DATA PROVIDED ::
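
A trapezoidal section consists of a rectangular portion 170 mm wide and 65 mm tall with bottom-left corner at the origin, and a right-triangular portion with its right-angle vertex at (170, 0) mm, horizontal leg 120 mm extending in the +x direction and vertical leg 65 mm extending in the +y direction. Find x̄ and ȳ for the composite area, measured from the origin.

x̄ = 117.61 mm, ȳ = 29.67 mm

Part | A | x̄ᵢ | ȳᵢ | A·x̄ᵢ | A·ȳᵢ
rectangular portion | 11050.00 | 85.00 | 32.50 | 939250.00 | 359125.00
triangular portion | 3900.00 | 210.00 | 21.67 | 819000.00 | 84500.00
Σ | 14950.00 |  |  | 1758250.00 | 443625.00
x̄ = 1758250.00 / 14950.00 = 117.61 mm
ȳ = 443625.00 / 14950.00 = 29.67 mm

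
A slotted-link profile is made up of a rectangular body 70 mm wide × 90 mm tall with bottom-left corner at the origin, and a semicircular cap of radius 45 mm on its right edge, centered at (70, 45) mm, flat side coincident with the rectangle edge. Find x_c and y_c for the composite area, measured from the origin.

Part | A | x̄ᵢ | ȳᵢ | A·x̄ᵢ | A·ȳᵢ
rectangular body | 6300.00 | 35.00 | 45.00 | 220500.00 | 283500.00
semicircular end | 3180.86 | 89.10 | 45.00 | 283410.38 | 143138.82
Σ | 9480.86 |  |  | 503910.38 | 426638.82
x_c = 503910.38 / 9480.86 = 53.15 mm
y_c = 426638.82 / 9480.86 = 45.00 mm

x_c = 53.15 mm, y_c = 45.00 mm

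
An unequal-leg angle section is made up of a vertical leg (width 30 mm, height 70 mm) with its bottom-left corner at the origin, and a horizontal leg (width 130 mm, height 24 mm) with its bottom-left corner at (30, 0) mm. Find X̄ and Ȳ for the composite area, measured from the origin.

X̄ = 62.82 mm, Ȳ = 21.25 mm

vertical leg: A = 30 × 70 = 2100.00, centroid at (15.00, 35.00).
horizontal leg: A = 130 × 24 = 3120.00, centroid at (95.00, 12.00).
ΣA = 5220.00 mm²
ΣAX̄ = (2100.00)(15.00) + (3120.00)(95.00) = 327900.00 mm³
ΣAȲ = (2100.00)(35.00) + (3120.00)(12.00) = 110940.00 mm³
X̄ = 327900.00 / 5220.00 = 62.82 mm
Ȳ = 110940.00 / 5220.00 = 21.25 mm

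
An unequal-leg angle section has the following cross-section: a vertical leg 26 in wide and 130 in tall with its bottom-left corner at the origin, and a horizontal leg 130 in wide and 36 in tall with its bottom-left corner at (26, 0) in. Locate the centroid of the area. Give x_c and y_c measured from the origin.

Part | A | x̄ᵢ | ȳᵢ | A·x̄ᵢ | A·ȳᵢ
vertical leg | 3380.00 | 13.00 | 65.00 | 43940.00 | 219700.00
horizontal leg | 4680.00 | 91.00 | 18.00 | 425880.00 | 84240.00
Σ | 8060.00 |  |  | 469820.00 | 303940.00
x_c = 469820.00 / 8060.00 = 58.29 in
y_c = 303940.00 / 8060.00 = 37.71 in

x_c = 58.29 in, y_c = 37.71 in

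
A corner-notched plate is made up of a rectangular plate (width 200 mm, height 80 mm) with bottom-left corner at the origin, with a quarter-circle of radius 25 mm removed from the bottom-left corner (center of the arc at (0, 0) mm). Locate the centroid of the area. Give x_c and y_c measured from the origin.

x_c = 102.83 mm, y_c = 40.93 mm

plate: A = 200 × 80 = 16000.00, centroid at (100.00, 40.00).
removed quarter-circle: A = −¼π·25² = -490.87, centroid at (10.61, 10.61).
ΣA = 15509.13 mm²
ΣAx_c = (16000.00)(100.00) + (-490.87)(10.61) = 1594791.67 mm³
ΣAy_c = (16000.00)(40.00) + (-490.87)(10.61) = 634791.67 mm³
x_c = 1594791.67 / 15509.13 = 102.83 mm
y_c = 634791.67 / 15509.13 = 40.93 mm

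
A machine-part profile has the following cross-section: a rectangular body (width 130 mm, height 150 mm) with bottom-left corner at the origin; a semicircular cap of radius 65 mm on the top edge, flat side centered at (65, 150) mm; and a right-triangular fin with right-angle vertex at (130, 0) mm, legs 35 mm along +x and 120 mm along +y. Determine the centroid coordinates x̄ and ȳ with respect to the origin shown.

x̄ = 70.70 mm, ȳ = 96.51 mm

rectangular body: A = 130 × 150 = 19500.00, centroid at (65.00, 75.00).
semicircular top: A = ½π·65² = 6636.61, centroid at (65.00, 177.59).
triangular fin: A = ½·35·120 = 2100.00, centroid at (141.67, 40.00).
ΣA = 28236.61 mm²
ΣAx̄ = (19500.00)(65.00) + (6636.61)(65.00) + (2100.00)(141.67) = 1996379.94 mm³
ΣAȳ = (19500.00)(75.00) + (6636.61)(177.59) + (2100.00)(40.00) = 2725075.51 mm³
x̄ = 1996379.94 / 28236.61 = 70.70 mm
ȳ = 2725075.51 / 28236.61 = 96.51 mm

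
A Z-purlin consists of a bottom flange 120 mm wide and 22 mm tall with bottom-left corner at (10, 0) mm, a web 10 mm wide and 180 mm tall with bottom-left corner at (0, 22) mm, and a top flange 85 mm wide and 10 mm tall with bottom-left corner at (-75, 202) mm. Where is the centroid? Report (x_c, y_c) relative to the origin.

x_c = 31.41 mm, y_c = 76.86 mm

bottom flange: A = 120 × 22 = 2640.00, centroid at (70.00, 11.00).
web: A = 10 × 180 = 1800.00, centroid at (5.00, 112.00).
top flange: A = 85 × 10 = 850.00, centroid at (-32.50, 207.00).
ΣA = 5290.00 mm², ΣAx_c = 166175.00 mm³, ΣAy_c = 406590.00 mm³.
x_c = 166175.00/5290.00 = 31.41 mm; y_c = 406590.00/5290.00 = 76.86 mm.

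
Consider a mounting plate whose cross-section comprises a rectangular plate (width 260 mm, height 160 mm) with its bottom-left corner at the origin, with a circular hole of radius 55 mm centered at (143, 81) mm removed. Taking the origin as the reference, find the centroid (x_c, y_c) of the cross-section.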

PROBLEM TO WORK ON ::
What you need to do is retype all the entries exactly as written.

EXERCISE SOLUTION ::
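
A trapezoidal section consists of a rectangular portion 170 mm wide and 65 mm tall with bottom-left corner at the origin, and a right-triangular portion with its right-angle vertex at (170, 0) mm, horizontal leg 120 mm extending in the +x direction and vertical leg 65 mm extending in the +y direction. Find x̄ and ȳ for the composite area, measured from the origin.

x̄ = 117.61 mm, ȳ = 29.67 mm

Part | A | x̄ᵢ | ȳᵢ | A·x̄ᵢ | A·ȳᵢ
rectangular portion | 11050.00 | 85.00 | 32.50 | 939250.00 | 359125.00
triangular portion | 3900.00 | 210.00 | 21.67 | 819000.00 | 84500.00
Σ | 14950.00 |  |  | 1758250.00 | 443625.00
x̄ = 1758250.00 / 14950.00 = 117.61 mm
ȳ = 443625.00 / 14950.00 = 29.67 mm

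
A slotted-link profile is made up of a rectangular body 70 mm wide × 90 mm tall with bottom-left corner at the origin, and a semicircular cap of radius 45 mm on its right edge, centered at (70, 45) mm, flat side coincident with the rectangle edge. Find x_c and y_c for the composite area, measured from the origin.

Part | A | x̄ᵢ | ȳᵢ | A·x̄ᵢ | A·ȳᵢ
rectangular body | 6300.00 | 35.00 | 45.00 | 220500.00 | 283500.00
semicircular end | 3180.86 | 89.10 | 45.00 | 283410.38 | 143138.82
Σ | 9480.86 |  |  | 503910.38 | 426638.82
x_c = 503910.38 / 9480.86 = 53.15 mm
y_c = 426638.82 / 9480.86 = 45.00 mm

x_c = 53.15 mm, y_c = 45.00 mm

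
An unequal-leg angle section is made up of a vertical leg (width 30 mm, height 70 mm) with its bottom-left corner at the origin, and a horizontal leg (width 130 mm, height 24 mm) with its bottom-left corner at (30, 0) mm. Find X̄ and Ȳ for the composite area, measured from the origin.

X̄ = 62.82 mm, Ȳ = 21.25 mm

vertical leg: A = 30 × 70 = 2100.00, centroid at (15.00, 35.00).
horizontal leg: A = 130 × 24 = 3120.00, centroid at (95.00, 12.00).
ΣA = 5220.00 mm²
ΣAX̄ = (2100.00)(15.00) + (3120.00)(95.00) = 327900.00 mm³
ΣAȲ = (2100.00)(35.00) + (3120.00)(12.00) = 110940.00 mm³
X̄ = 327900.00 / 5220.00 = 62.82 mm
Ȳ = 110940.00 / 5220.00 = 21.25 mm

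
An unequal-leg angle section has the following cross-section: a vertical leg 26 in wide and 130 in tall with its bottom-left corner at the origin, and a horizontal leg 130 in wide and 36 in tall with its bottom-left corner at (26, 0) in. Locate the centroid of the area. Give x_c and y_c measured from the origin.

Part | A | x̄ᵢ | ȳᵢ | A·x̄ᵢ | A·ȳᵢ
vertical leg | 3380.00 | 13.00 | 65.00 | 43940.00 | 219700.00
horizontal leg | 4680.00 | 91.00 | 18.00 | 425880.00 | 84240.00
Σ | 8060.00 |  |  | 469820.00 | 303940.00
x_c = 469820.00 / 8060.00 = 58.29 in
y_c = 303940.00 / 8060.00 = 37.71 in

x_c = 58.29 in, y_c = 37.71 in

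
A corner-notched plate is made up of a rectangular plate (width 200 mm, height 80 mm) with bottom-left corner at the origin, with a quarter-circle of radius 25 mm removed from the bottom-left corner (center of the arc at (0, 0) mm). Locate the centroid of the area. Give x_c and y_c measured from the origin.

x_c = 102.83 mm, y_c = 40.93 mm

plate: A = 200 × 80 = 16000.00, centroid at (100.00, 40.00).
removed quarter-circle: A = −¼π·25² = -490.87, centroid at (10.61, 10.61).
ΣA = 15509.13 mm²
ΣAx_c = (16000.00)(100.00) + (-490.87)(10.61) = 1594791.67 mm³
ΣAy_c = (16000.00)(40.00) + (-490.87)(10.61) = 634791.67 mm³
x_c = 1594791.67 / 15509.13 = 102.83 mm
y_c = 634791.67 / 15509.13 = 40.93 mm

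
A machine-part profile has the following cross-section: a rectangular body (width 130 mm, height 150 mm) with bottom-left corner at the origin; a semicircular cap of radius 65 mm on the top edge, flat side centered at (65, 150) mm; and a right-triangular fin with right-angle vertex at (130, 0) mm, legs 35 mm along +x and 120 mm along +y. Determine the centroid coordinates x̄ and ȳ with respect to the origin shown.

x̄ = 70.70 mm, ȳ = 96.51 mm

rectangular body: A = 130 × 150 = 19500.00, centroid at (65.00, 75.00).
semicircular top: A = ½π·65² = 6636.61, centroid at (65.00, 177.59).
triangular fin: A = ½·35·120 = 2100.00, centroid at (141.67, 40.00).
ΣA = 28236.61 mm²
ΣAx̄ = (19500.00)(65.00) + (6636.61)(65.00) + (2100.00)(141.67) = 1996379.94 mm³
ΣAȳ = (19500.00)(75.00) + (6636.61)(177.59) + (2100.00)(40.00) = 2725075.51 mm³
x̄ = 1996379.94 / 28236.61 = 70.70 mm
ȳ = 2725075.51 / 28236.61 = 96.51 mm

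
A Z-purlin consists of a bottom flange 120 mm wide and 22 mm tall with bottom-left corner at (10, 0) mm, a web 10 mm wide and 180 mm tall with bottom-left corner at (0, 22) mm, and a top flange 85 mm wide and 10 mm tall with bottom-left corner at (-75, 202) mm. Where is the centroid? Report (x_c, y_c) relative to the origin.

x_c = 31.41 mm, y_c = 76.86 mm

bottom flange: A = 120 × 22 = 2640.00, centroid at (70.00, 11.00).
web: A = 10 × 180 = 1800.00, centroid at (5.00, 112.00).
top flange: A = 85 × 10 = 850.00, centroid at (-32.50, 207.00).
ΣA = 5290.00 mm², ΣAx_c = 166175.00 mm³, ΣAy_c = 406590.00 mm³.
x_c = 166175.00/5290.00 = 31.41 mm; y_c = 406590.00/5290.00 = 76.86 mm.

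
Consider a mounting plate whose cross-section comprises a rectangular plate (width 260 mm, height 160 mm) with its bottom-left corner at the origin, with a circular hole of radius 55 mm centered at (143, 81) mm removed. Taking the origin as the reference, find the centroid (x_c, y_c) of the cross-section.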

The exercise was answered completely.